Data to use:
..............................
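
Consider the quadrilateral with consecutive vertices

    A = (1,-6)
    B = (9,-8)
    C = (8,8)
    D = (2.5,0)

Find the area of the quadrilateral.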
..............................
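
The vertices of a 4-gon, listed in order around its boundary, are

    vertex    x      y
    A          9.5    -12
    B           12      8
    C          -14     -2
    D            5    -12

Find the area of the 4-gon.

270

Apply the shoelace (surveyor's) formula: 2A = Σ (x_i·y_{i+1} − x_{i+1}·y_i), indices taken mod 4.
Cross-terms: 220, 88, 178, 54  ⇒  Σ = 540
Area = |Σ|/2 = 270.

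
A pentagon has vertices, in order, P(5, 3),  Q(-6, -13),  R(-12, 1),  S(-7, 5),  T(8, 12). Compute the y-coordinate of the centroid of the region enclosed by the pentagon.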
..............................
Task to carry out: The reply should consist solely of the lines above from the one that has "Consider the quadrilateral" through the one that has "Find the area of the quadrilateral.", reproduced exactly.

Completed task:
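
Consider the quadrilateral with consecutive vertices

    A = (1,-6)
    B = (9,-8)
    C = (8,8)
    D = (2.5,0)

Find the area of the quadrilateral.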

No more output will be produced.